[[ EXERCISE MATERIALS open ]]

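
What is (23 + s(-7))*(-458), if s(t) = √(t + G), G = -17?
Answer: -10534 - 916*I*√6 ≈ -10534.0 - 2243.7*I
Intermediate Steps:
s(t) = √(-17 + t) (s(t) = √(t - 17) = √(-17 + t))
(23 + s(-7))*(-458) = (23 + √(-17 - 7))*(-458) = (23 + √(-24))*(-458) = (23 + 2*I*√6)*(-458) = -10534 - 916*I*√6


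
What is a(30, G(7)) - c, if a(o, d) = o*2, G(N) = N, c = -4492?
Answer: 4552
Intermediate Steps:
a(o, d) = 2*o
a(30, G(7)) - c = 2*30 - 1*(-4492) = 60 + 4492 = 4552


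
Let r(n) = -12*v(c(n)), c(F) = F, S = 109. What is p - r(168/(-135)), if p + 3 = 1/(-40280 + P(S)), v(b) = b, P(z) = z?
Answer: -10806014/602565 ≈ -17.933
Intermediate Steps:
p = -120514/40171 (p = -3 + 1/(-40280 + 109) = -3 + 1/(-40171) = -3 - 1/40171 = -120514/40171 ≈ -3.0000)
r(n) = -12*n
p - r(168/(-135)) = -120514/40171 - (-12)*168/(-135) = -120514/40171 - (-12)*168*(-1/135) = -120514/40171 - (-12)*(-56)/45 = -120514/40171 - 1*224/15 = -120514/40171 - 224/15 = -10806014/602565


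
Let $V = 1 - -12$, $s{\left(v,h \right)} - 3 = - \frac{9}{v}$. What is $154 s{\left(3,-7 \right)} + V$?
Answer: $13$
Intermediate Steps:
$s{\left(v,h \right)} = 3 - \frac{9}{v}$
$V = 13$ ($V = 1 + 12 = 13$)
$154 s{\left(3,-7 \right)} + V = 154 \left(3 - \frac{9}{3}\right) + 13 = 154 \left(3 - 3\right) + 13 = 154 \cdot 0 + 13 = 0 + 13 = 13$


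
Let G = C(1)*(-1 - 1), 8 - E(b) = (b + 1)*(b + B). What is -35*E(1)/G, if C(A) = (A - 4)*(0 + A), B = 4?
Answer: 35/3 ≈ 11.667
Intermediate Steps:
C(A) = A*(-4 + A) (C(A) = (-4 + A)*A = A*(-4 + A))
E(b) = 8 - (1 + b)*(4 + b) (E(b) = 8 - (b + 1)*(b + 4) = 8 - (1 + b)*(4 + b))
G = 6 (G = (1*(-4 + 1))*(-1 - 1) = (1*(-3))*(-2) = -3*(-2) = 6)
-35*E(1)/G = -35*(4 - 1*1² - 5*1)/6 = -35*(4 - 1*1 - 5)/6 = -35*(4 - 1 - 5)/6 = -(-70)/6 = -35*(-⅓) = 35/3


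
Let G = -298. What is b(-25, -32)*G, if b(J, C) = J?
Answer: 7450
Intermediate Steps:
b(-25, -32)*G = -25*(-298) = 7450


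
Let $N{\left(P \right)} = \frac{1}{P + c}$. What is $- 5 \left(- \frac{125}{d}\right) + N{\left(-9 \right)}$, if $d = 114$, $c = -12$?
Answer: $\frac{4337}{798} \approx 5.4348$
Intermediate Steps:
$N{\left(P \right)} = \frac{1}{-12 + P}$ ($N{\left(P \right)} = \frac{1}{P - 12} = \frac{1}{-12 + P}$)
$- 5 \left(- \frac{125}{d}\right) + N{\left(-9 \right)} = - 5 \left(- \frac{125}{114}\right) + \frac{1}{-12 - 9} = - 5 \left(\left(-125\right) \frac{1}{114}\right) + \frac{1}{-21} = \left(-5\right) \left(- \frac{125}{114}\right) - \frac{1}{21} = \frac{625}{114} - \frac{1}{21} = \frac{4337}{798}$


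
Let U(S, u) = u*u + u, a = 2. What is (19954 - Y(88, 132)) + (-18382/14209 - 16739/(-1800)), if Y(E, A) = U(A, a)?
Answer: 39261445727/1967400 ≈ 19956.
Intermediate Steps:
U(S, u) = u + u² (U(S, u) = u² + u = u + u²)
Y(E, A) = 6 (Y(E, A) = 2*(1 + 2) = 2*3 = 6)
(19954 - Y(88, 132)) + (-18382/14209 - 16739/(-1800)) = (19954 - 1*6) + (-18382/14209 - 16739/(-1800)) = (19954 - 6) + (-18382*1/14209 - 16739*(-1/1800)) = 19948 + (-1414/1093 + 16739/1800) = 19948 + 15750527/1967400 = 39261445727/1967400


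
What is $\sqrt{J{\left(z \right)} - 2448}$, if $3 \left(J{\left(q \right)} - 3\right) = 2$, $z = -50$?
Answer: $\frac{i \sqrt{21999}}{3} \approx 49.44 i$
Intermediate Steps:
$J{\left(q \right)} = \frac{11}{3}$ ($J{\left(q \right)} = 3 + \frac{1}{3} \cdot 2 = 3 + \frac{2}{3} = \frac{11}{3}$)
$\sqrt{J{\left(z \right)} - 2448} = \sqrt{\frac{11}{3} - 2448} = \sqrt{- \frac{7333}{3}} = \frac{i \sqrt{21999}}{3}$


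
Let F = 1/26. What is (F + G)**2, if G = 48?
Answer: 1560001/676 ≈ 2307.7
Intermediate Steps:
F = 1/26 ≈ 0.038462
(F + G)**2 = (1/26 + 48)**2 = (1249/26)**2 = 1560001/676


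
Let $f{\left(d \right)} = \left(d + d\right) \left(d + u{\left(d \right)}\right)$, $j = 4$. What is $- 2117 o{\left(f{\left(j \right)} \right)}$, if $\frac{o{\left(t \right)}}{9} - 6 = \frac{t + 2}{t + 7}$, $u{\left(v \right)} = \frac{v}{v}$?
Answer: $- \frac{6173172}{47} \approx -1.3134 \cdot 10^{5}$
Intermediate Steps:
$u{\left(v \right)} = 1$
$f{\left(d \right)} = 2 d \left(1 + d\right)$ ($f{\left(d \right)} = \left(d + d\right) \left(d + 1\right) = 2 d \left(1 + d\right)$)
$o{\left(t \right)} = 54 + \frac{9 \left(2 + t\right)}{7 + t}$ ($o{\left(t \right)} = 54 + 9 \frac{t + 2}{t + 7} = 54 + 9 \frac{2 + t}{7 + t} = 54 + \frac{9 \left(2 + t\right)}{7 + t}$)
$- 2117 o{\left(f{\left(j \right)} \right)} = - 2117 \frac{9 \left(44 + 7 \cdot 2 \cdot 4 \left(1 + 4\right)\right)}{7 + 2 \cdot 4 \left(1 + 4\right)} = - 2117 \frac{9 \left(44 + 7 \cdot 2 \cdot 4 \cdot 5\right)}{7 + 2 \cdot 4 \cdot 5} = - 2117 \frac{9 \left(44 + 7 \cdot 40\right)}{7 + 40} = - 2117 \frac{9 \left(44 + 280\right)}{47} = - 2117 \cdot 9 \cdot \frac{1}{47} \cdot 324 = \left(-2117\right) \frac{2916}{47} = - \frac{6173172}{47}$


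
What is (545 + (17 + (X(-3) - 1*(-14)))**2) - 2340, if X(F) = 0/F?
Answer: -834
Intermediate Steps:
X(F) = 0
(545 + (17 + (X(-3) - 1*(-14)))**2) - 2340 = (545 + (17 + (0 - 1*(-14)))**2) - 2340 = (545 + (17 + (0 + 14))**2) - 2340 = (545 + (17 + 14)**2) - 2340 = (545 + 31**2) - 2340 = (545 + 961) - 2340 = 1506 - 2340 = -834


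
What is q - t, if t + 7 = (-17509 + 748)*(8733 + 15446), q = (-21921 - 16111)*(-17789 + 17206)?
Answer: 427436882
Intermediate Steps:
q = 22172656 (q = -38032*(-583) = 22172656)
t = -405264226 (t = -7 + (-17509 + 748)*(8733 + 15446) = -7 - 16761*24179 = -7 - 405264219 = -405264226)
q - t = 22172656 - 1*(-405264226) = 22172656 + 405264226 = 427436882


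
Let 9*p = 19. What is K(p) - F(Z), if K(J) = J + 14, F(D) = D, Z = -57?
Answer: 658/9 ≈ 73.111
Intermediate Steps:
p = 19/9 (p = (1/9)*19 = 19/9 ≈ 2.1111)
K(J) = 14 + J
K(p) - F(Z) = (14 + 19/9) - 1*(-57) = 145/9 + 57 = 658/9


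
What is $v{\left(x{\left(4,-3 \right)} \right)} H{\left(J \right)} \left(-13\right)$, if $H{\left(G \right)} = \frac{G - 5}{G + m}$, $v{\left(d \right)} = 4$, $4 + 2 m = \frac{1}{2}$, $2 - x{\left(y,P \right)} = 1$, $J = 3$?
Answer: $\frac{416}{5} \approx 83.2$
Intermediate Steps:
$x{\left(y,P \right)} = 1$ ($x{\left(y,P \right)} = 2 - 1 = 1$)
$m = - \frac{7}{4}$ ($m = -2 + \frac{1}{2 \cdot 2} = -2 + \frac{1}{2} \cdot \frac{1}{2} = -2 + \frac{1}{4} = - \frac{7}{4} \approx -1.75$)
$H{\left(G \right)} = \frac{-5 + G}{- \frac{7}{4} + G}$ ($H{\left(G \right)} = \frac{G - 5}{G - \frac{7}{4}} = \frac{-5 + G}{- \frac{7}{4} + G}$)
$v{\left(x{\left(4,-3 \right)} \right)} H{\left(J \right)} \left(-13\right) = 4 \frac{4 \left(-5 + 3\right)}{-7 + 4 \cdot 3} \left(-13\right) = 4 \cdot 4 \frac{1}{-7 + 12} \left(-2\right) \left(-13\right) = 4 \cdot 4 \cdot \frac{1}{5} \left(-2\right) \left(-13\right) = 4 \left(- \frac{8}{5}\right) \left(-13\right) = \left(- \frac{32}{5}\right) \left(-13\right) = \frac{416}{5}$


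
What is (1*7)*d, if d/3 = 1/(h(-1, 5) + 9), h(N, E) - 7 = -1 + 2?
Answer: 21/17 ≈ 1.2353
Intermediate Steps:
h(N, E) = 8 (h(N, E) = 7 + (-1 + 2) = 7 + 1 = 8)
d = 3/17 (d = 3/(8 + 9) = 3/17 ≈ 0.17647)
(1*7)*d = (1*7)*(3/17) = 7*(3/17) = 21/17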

[[ EXERCISE MATERIALS closed ]]

PROBLEM TO WORK ON:
Find the line with "4$. What is" in the entries above. Retype it and each line after it, exactly, through the line with "Let 9*p = 19.", and stop there.

ANSWER SECTION:
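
Let $f{\left(d \right)} = \left(d + d\right) \left(d + u{\left(d \right)}\right)$, $j = 4$. What is $- 2117 o{\left(f{\left(j \right)} \right)}$, if $\frac{o{\left(t \right)}}{9} - 6 = \frac{t + 2}{t + 7}$, $u{\left(v \right)} = \frac{v}{v}$?
Answer: $- \frac{6173172}{47} \approx -1.3134 \cdot 10^{5}$
Intermediate Steps:
$u{\left(v \right)} = 1$
$f{\left(d \right)} = 2 d \left(1 + d\right)$ ($f{\left(d \right)} = \left(d + d\right) \left(d + 1\right) = 2 d \left(1 + d\right)$)
$o{\left(t \right)} = 54 + \frac{9 \left(2 + t\right)}{7 + t}$ ($o{\left(t \right)} = 54 + 9 \frac{t + 2}{t + 7} = 54 + 9 \frac{2 + t}{7 + t} = 54 + \frac{9 \left(2 + t\right)}{7 + t}$)
$- 2117 o{\left(f{\left(j \right)} \right)} = - 2117 \frac{9 \left(44 + 7 \cdot 2 \cdot 4 \left(1 + 4\right)\right)}{7 + 2 \cdot 4 \left(1 + 4\right)} = - 2117 \frac{9 \left(44 + 7 \cdot 2 \cdot 4 \cdot 5\right)}{7 + 2 \cdot 4 \cdot 5} = - 2117 \frac{9 \left(44 + 7 \cdot 40\right)}{7 + 40} = - 2117 \frac{9 \left(44 + 280\right)}{47} = - 2117 \cdot 9 \cdot \frac{1}{47} \cdot 324 = \left(-2117\right) \frac{2916}{47} = - \frac{6173172}{47}$


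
What is (545 + (17 + (X(-3) - 1*(-14)))**2) - 2340, if X(F) = 0/F?
Answer: -834
Intermediate Steps:
X(F) = 0
(545 + (17 + (X(-3) - 1*(-14)))**2) - 2340 = (545 + (17 + (0 - 1*(-14)))**2) - 2340 = (545 + (17 + (0 + 14))**2) - 2340 = (545 + (17 + 14)**2) - 2340 = (545 + 31**2) - 2340 = (545 + 961) - 2340 = 1506 - 2340 = -834


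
What is q - t, if t + 7 = (-17509 + 748)*(8733 + 15446), q = (-21921 - 16111)*(-17789 + 17206)?
Answer: 427436882
Intermediate Steps:
q = 22172656 (q = -38032*(-583) = 22172656)
t = -405264226 (t = -7 + (-17509 + 748)*(8733 + 15446) = -7 - 16761*24179 = -7 - 405264219 = -405264226)
q - t = 22172656 - 1*(-405264226) = 22172656 + 405264226 = 427436882


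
Let 9*p = 19. What is K(p) - F(Z), if K(J) = J + 14, F(D) = D, Z = -57?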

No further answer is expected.